--- Records for this task Enclosed Below ---
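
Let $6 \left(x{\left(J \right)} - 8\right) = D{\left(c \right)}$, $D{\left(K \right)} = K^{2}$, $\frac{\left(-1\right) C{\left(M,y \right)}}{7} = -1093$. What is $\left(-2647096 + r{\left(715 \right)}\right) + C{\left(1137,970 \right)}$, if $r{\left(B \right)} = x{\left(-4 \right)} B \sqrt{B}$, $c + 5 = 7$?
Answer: $-2639445 + \frac{18590 \sqrt{715}}{3} \approx -2.4737 \cdot 10^{6}$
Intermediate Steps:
$c = 2$ ($c = -5 + 7 = 2$)
$C{\left(M,y \right)} = 7651$ ($C{\left(M,y \right)} = \left(-7\right) \left(-1093\right) = 7651$)
$x{\left(J \right)} = \frac{26}{3}$ ($x{\left(J \right)} = 8 + \frac{2^{2}}{6} = 8 + \frac{1}{6} \cdot 4 = 8 + \frac{2}{3} = \frac{26}{3}$)
$r{\left(B \right)} = \frac{26 B^{\frac{3}{2}}}{3}$ ($r{\left(B \right)} = \frac{26 B}{3} \sqrt{B} = \frac{26 B^{\frac{3}{2}}}{3}$)
$\left(-2647096 + r{\left(715 \right)}\right) + C{\left(1137,970 \right)} = \left(-2647096 + \frac{26 \cdot 715^{\frac{3}{2}}}{3}\right) + 7651 = \left(-2647096 + \frac{26 \cdot 715 \sqrt{715}}{3}\right) + 7651 = \left(-2647096 + \frac{18590 \sqrt{715}}{3}\right) + 7651 = -2639445 + \frac{18590 \sqrt{715}}{3}$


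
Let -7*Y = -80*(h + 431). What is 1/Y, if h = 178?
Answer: 1/6960 ≈ 0.00014368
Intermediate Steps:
Y = 6960 (Y = -(-80)*(178 + 431)/7 = -(-80)*609/7 = -⅐*(-48720) = 6960)
1/Y = 1/6960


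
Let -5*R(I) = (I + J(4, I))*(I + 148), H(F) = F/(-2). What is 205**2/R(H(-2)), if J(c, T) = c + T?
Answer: -210125/894 ≈ -235.04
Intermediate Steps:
H(F) = -F/2 (H(F) = F*(-1/2) = -F/2)
J(c, T) = T + c
R(I) = -(4 + 2*I)*(148 + I)/5 (R(I) = -(I + (I + 4))*(I + 148)/5 = -(I + (4 + I))*(148 + I)/5 = -(4 + 2*I)*(148 + I)/5)
205**2/R(H(-2)) = 205**2/(-592/5 - (-30)*(-2) - 2*(-1/2*(-2))**2/5) = 42025/(-592/5 - 60*1 - 2/5*1**2) = 42025/(-592/5 - 60 - 2/5*1) = 42025/(-592/5 - 60 - 2/5) = 42025/(-894/5) = 42025*(-5/894) = -210125/894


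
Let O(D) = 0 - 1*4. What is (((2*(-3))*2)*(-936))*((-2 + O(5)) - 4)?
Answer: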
--- End of Enclosed Records for this task ---
Assignment: Exactly as shown above, copy out the material.

Solved problem:
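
Let $6 \left(x{\left(J \right)} - 8\right) = D{\left(c \right)}$, $D{\left(K \right)} = K^{2}$, $\frac{\left(-1\right) C{\left(M,y \right)}}{7} = -1093$. What is $\left(-2647096 + r{\left(715 \right)}\right) + C{\left(1137,970 \right)}$, if $r{\left(B \right)} = x{\left(-4 \right)} B \sqrt{B}$, $c + 5 = 7$?
Answer: $-2639445 + \frac{18590 \sqrt{715}}{3} \approx -2.4737 \cdot 10^{6}$
Intermediate Steps:
$c = 2$ ($c = -5 + 7 = 2$)
$C{\left(M,y \right)} = 7651$ ($C{\left(M,y \right)} = \left(-7\right) \left(-1093\right) = 7651$)
$x{\left(J \right)} = \frac{26}{3}$ ($x{\left(J \right)} = 8 + \frac{2^{2}}{6} = 8 + \frac{1}{6} \cdot 4 = 8 + \frac{2}{3} = \frac{26}{3}$)
$r{\left(B \right)} = \frac{26 B^{\frac{3}{2}}}{3}$ ($r{\left(B \right)} = \frac{26 B}{3} \sqrt{B} = \frac{26 B^{\frac{3}{2}}}{3}$)
$\left(-2647096 + r{\left(715 \right)}\right) + C{\left(1137,970 \right)} = \left(-2647096 + \frac{26 \cdot 715^{\frac{3}{2}}}{3}\right) + 7651 = \left(-2647096 + \frac{26 \cdot 715 \sqrt{715}}{3}\right) + 7651 = \left(-2647096 + \frac{18590 \sqrt{715}}{3}\right) + 7651 = -2639445 + \frac{18590 \sqrt{715}}{3}$


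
Let -7*Y = -80*(h + 431). What is 1/Y, if h = 178?
Answer: 1/6960 ≈ 0.00014368
Intermediate Steps:
Y = 6960 (Y = -(-80)*(178 + 431)/7 = -(-80)*609/7 = -⅐*(-48720) = 6960)
1/Y = 1/6960


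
Let -5*R(I) = (I + J(4, I))*(I + 148), H(F) = F/(-2). What is 205**2/R(H(-2)), if J(c, T) = c + T?
Answer: -210125/894 ≈ -235.04
Intermediate Steps:
H(F) = -F/2 (H(F) = F*(-1/2) = -F/2)
J(c, T) = T + c
R(I) = -(4 + 2*I)*(148 + I)/5 (R(I) = -(I + (I + 4))*(I + 148)/5 = -(I + (4 + I))*(148 + I)/5 = -(4 + 2*I)*(148 + I)/5)
205**2/R(H(-2)) = 205**2/(-592/5 - (-30)*(-2) - 2*(-1/2*(-2))**2/5) = 42025/(-592/5 - 60*1 - 2/5*1**2) = 42025/(-592/5 - 60 - 2/5*1) = 42025/(-592/5 - 60 - 2/5) = 42025/(-894/5) = 42025*(-5/894) = -210125/894


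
Let O(D) = 0 - 1*4. What is (((2*(-3))*2)*(-936))*((-2 + O(5)) - 4)?
Answer: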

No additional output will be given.